ACTIVITY: Which lines in the records below contain the word "pertain"? Copy each of them.

(Dataset entries)
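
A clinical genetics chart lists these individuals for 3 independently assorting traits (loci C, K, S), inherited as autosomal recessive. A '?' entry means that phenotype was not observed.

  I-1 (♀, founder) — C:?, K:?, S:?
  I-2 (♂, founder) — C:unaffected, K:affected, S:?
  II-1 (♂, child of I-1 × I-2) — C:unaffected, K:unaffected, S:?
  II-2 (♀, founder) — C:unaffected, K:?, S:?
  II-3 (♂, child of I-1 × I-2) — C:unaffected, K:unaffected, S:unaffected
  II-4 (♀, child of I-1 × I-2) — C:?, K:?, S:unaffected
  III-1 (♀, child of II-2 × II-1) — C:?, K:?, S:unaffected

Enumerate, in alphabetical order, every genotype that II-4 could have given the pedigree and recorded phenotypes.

II-4 ∈ {CC Kk SS, CC Kk Ss, CC kk SS, CC kk Ss, Cc Kk SS, Cc Kk Ss, Cc kk SS, Cc kk Ss, cc Kk SS, cc Kk Ss, cc kk SS, cc kk Ss}

C/I-1 ? ·: CC|Cc|cc
C/I-2 un ·: CC|Cc
C/II-1 un I-1×I-2: CC|Cc
C/II-2 un ·: CC|Cc
C/II-3 un I-1×I-2: CC|Cc
C/II-4 ? I-1×I-2: CC|Cc|cc
C/III-1 ? II-2×II-1: CC|Cc|cc
⇒ C over [I-1,I-2,II-1,II-2,II-3,II-4,III-1]: 130 consistent
K/I-1 ? ·: KK|Kk
K/I-2 aff ·: kk
K/II-1 un I-1×I-2: Kk
K/II-2 ? ·: KK|Kk|kk
K/II-3 un I-1×I-2: Kk
K/II-4 ? I-1×I-2: Kk|kk
K/III-1 ? II-2×II-1: KK|Kk|kk
⇒ K over [I-1,I-2,II-1,II-2,II-3,II-4,III-1]: 21 consistent
S/I-1 ? ·: SS|Ss|ss
S/I-2 ? ·: SS|Ss|ss
S/II-1 ? I-1×I-2: SS|Ss|ss
S/II-2 ? ·: SS|Ss|ss
S/II-3 un I-1×I-2: SS|Ss
S/II-4 un I-1×I-2: SS|Ss
S/III-1 un II-2×II-1: SS|Ss
⇒ S over [I-1,I-2,II-1,II-2,II-3,II-4,III-1]: 144 consistent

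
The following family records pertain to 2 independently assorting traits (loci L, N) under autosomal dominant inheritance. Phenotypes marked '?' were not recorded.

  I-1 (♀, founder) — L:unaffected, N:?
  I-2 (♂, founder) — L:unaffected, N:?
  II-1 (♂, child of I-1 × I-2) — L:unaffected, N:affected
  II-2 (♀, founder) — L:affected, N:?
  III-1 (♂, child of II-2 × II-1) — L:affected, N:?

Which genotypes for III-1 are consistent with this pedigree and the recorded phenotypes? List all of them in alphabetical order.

L/I-1 un ·: ll
L/I-2 un ·: ll
L/II-1 un I-1×I-2: ll
L/II-2 aff ·: Ll|LL
L/III-1 aff II-2×II-1: Ll
⇒ L over [I-1,I-2,II-1,II-2,III-1]: 2 consistent
N/I-1 ? ·: nn|Nn|NN
N/I-2 ? ·: nn|Nn|NN
N/II-1 aff I-1×I-2: Nn|NN
N/II-2 ? ·: nn|Nn|NN
N/III-1 ? II-2×II-1: nn|Nn|NN
⇒ N over [I-1,I-2,II-1,II-2,III-1]: 65 consistent

III-1 ∈ {Ll NN, Ll Nn, Ll nn}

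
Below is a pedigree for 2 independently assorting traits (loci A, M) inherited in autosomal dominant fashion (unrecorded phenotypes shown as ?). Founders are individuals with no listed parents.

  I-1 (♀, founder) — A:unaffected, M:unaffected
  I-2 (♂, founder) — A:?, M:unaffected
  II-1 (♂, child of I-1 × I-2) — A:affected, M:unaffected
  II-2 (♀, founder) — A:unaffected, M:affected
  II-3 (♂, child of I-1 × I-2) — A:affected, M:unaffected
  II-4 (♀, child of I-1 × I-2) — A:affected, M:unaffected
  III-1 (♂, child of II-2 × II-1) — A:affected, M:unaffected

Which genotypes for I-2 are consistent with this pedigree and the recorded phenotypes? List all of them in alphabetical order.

I-2 ∈ {AA mm, Aa mm}

A/I-1 un ·: aa
A/I-2 ? ·: Aa|AA
A/II-1 aff I-1×I-2: Aa
A/II-2 un ·: aa
A/II-3 aff I-1×I-2: Aa
A/II-4 aff I-1×I-2: Aa
A/III-1 aff II-2×II-1: Aa
⇒ A over [I-1,I-2,II-1,II-2,II-3,II-4,III-1]: 2 consistent
M/I-1 un ·: mm
M/I-2 un ·: mm
M/II-1 un I-1×I-2: mm
M/II-2 aff ·: Mm
M/II-3 un I-1×I-2: mm
M/II-4 un I-1×I-2: mm
M/III-1 un II-2×II-1: mm
⇒ M over [I-1,I-2,II-1,II-2,II-3,II-4,III-1]: 1 consistent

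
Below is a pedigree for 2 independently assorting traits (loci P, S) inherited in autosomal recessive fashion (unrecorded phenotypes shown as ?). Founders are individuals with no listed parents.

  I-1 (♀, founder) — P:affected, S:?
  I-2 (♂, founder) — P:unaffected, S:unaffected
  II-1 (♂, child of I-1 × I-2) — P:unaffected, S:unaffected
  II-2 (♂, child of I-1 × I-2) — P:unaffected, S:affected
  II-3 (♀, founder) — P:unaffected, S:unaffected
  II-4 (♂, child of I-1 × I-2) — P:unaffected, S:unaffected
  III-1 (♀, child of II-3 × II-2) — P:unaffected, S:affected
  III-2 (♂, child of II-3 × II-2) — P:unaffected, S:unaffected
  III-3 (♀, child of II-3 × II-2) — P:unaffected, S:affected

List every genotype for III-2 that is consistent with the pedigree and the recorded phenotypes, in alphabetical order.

III-2 ∈ {PP Ss, Pp Ss}

P/I-1 aff ·: pp
P/I-2 un ·: PP|Pp
P/II-1 un I-1×I-2: Pp
P/II-2 un I-1×I-2: Pp
P/II-3 un ·: PP|Pp
P/II-4 un I-1×I-2: Pp
P/III-1 un II-3×II-2: PP|Pp
P/III-2 un II-3×II-2: PP|Pp
P/III-3 un II-3×II-2: PP|Pp
⇒ P over [I-1,I-2,II-1,II-2,II-3,II-4,III-1,III-2,III-3]: 32 consistent
S/I-1 ? ·: Ss|ss
S/I-2 un ·: Ss
S/II-1 un I-1×I-2: SS|Ss
S/II-2 aff I-1×I-2: ss
S/II-3 un ·: Ss
S/II-4 un I-1×I-2: SS|Ss
S/III-1 aff II-3×II-2: ss
S/III-2 un II-3×II-2: Ss
S/III-3 aff II-3×II-2: ss
⇒ S over [I-1,I-2,II-1,II-2,II-3,II-4,III-1,III-2,III-3]: 5 consistent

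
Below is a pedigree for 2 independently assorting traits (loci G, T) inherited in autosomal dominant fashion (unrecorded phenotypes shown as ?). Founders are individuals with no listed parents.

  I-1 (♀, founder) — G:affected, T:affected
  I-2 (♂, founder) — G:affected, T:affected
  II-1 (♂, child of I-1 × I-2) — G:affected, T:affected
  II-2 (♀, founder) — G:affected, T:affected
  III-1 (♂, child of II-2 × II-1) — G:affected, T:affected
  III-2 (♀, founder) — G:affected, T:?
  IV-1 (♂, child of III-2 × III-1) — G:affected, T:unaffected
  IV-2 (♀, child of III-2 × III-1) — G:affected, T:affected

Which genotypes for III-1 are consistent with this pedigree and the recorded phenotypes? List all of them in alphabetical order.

III-1 ∈ {GG Tt, Gg Tt}

G/I-1 aff ·: Gg|GG
G/I-2 aff ·: Gg|GG
G/II-1 aff I-1×I-2: Gg|GG
G/II-2 aff ·: Gg|GG
G/III-1 aff II-2×II-1: Gg|GG
G/III-2 aff ·: Gg|GG
G/IV-1 aff III-2×III-1: Gg|GG
G/IV-2 aff III-2×III-1: Gg|GG
⇒ G over [I-1,I-2,II-1,II-2,III-1,III-2,IV-1,IV-2]: 150 consistent
T/I-1 aff ·: Tt|TT
T/I-2 aff ·: Tt|TT
T/II-1 aff I-1×I-2: Tt|TT
T/II-2 aff ·: Tt|TT
T/III-1 aff II-2×II-1: Tt
T/III-2 ? ·: tt|Tt
T/IV-1 un III-2×III-1: tt
T/IV-2 aff III-2×III-1: Tt|TT
⇒ T over [I-1,I-2,II-1,II-2,III-1,III-2,IV-1,IV-2]: 30 consistent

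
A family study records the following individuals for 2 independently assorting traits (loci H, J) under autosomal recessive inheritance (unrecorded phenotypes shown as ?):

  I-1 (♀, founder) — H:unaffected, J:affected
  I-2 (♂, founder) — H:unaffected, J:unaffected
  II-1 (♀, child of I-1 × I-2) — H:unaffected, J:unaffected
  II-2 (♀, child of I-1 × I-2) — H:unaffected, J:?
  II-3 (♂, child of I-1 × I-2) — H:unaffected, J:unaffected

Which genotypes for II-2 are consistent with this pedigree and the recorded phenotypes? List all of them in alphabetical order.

II-2 ∈ {HH Jj, HH jj, Hh Jj, Hh jj}

H/I-1 un ·: HH|Hh
H/I-2 un ·: HH|Hh
H/II-1 un I-1×I-2: HH|Hh
H/II-2 un I-1×I-2: HH|Hh
H/II-3 un I-1×I-2: HH|Hh
⇒ H over [I-1,I-2,II-1,II-2,II-3]: 25 consistent
J/I-1 aff ·: jj
J/I-2 un ·: JJ|Jj
J/II-1 un I-1×I-2: Jj
J/II-2 ? I-1×I-2: Jj|jj
J/II-3 un I-1×I-2: Jj
⇒ J over [I-1,I-2,II-1,II-2,II-3]: 3 consistent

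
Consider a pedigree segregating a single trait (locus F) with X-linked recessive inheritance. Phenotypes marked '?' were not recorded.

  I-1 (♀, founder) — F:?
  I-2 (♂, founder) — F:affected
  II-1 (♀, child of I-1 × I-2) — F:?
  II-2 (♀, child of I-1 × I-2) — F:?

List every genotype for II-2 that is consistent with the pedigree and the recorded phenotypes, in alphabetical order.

F/I-1 ? ·: X^FX^F|X^FX^f|X^fX^f
F/I-2 aff ·: X^fY
F/II-1 ? I-1×I-2: X^FX^f|X^fX^f
F/II-2 ? I-1×I-2: X^FX^f|X^fX^f
⇒ F over [I-1,I-2,II-1,II-2]: 6 consistent

II-2 ∈ {X^FX^f, X^fX^f}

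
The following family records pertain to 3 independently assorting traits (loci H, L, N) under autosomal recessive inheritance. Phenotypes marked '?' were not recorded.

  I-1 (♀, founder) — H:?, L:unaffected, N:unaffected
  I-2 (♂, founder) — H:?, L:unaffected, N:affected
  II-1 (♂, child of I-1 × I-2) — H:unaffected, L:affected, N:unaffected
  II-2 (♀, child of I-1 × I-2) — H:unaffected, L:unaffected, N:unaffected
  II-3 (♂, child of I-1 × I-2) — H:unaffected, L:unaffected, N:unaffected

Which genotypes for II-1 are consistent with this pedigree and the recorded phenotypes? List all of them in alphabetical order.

II-1 ∈ {HH ll Nn, Hh ll Nn}

H/I-1 ? ·: HH|Hh|hh
H/I-2 ? ·: HH|Hh|hh
H/II-1 un I-1×I-2: HH|Hh
H/II-2 un I-1×I-2: HH|Hh
H/II-3 un I-1×I-2: HH|Hh
⇒ H over [I-1,I-2,II-1,II-2,II-3]: 29 consistent
L/I-1 un ·: Ll
L/I-2 un ·: Ll
L/II-1 aff I-1×I-2: ll
L/II-2 un I-1×I-2: LL|Ll
L/II-3 un I-1×I-2: LL|Ll
⇒ L over [I-1,I-2,II-1,II-2,II-3]: 4 consistent
N/I-1 un ·: NN|Nn
N/I-2 aff ·: nn
N/II-1 un I-1×I-2: Nn
N/II-2 un I-1×I-2: Nn
N/II-3 un I-1×I-2: Nn
⇒ N over [I-1,I-2,II-1,II-2,II-3]: 2 consistent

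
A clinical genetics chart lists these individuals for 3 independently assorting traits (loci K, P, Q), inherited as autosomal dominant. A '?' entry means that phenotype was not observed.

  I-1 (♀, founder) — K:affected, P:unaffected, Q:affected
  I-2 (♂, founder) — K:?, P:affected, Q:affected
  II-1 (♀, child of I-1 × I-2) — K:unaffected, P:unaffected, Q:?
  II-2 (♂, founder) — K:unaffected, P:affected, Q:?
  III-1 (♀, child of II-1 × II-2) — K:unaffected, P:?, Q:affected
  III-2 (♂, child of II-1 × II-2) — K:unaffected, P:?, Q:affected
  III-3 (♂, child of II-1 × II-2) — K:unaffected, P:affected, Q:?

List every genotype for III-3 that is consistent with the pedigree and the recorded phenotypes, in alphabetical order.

K/I-1 aff ·: Kk
K/I-2 ? ·: kk|Kk
K/II-1 un I-1×I-2: kk
K/II-2 un ·: kk
K/III-1 un II-1×II-2: kk
K/III-2 un II-1×II-2: kk
K/III-3 un II-1×II-2: kk
⇒ K over [I-1,I-2,II-1,II-2,III-1,III-2,III-3]: 2 consistent
P/I-1 un ·: pp
P/I-2 aff ·: Pp
P/II-1 un I-1×I-2: pp
P/II-2 aff ·: Pp|PP
P/III-1 ? II-1×II-2: pp|Pp
P/III-2 ? II-1×II-2: pp|Pp
P/III-3 aff II-1×II-2: Pp
⇒ P over [I-1,I-2,II-1,II-2,III-1,III-2,III-3]: 5 consistent
Q/I-1 aff ·: Qq|QQ
Q/I-2 aff ·: Qq|QQ
Q/II-1 ? I-1×I-2: qq|Qq|QQ
Q/II-2 ? ·: qq|Qq|QQ
Q/III-1 aff II-1×II-2: Qq|QQ
Q/III-2 aff II-1×II-2: Qq|QQ
Q/III-3 ? II-1×II-2: qq|Qq|QQ
⇒ Q over [I-1,I-2,II-1,II-2,III-1,III-2,III-3]: 109 consistent

III-3 ∈ {kk Pp QQ, kk Pp Qq, kk Pp qq}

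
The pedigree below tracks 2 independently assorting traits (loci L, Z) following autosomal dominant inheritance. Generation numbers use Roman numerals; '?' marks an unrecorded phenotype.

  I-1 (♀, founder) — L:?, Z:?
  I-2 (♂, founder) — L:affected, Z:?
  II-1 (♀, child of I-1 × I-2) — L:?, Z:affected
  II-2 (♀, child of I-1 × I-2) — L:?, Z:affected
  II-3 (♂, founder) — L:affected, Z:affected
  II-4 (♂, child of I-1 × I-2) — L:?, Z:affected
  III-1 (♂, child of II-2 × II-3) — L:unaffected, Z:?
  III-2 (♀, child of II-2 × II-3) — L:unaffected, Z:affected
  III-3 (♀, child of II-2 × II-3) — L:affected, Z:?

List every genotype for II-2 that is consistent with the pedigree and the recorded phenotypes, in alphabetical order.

II-2 ∈ {Ll ZZ, Ll Zz, ll ZZ, ll Zz}

L/I-1 ? ·: ll|Ll|LL
L/I-2 aff ·: Ll|LL
L/II-1 ? I-1×I-2: ll|Ll|LL
L/II-2 ? I-1×I-2: ll|Ll
L/II-3 aff ·: Ll
L/II-4 ? I-1×I-2: ll|Ll|LL
L/III-1 un II-2×II-3: ll
L/III-2 un II-2×II-3: ll
L/III-3 aff II-2×II-3: Ll|LL
⇒ L over [I-1,I-2,II-1,II-2,II-3,II-4,III-1,III-2,III-3]: 57 consistent
Z/I-1 ? ·: zz|Zz|ZZ
Z/I-2 ? ·: zz|Zz|ZZ
Z/II-1 aff I-1×I-2: Zz|ZZ
Z/II-2 aff I-1×I-2: Zz|ZZ
Z/II-3 aff ·: Zz|ZZ
Z/II-4 aff I-1×I-2: Zz|ZZ
Z/III-1 ? II-2×II-3: zz|Zz|ZZ
Z/III-2 aff II-2×II-3: Zz|ZZ
Z/III-3 ? II-2×II-3: zz|Zz|ZZ
⇒ Z over [I-1,I-2,II-1,II-2,II-3,II-4,III-1,III-2,III-3]: 533 consistent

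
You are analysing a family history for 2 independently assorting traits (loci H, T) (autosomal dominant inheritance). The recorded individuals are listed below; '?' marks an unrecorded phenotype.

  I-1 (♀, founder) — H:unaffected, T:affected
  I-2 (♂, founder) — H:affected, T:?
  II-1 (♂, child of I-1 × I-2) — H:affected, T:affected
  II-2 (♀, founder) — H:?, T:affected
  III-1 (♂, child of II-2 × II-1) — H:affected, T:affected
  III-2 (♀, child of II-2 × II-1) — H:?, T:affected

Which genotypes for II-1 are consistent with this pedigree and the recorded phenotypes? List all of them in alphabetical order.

H/I-1 un ·: hh
H/I-2 aff ·: Hh|HH
H/II-1 aff I-1×I-2: Hh
H/II-2 ? ·: hh|Hh|HH
H/III-1 aff II-2×II-1: Hh|HH
H/III-2 ? II-2×II-1: hh|Hh|HH
⇒ H over [I-1,I-2,II-1,II-2,III-1,III-2]: 24 consistent
T/I-1 aff ·: Tt|TT
T/I-2 ? ·: tt|Tt|TT
T/II-1 aff I-1×I-2: Tt|TT
T/II-2 aff ·: Tt|TT
T/III-1 aff II-2×II-1: Tt|TT
T/III-2 aff II-2×II-1: Tt|TT
⇒ T over [I-1,I-2,II-1,II-2,III-1,III-2]: 60 consistent

II-1 ∈ {Hh TT, Hh Tt}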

TASK RESULT:
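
The following family records pertain to 2 independently assorting traits (loci L, N) under autosomal dominant inheritance. Phenotypes marked '?' were not recorded.
The following family records pertain to 3 independently assorting traits (loci H, L, N) under autosomal recessive inheritance. Phenotypes marked '?' were not recorded.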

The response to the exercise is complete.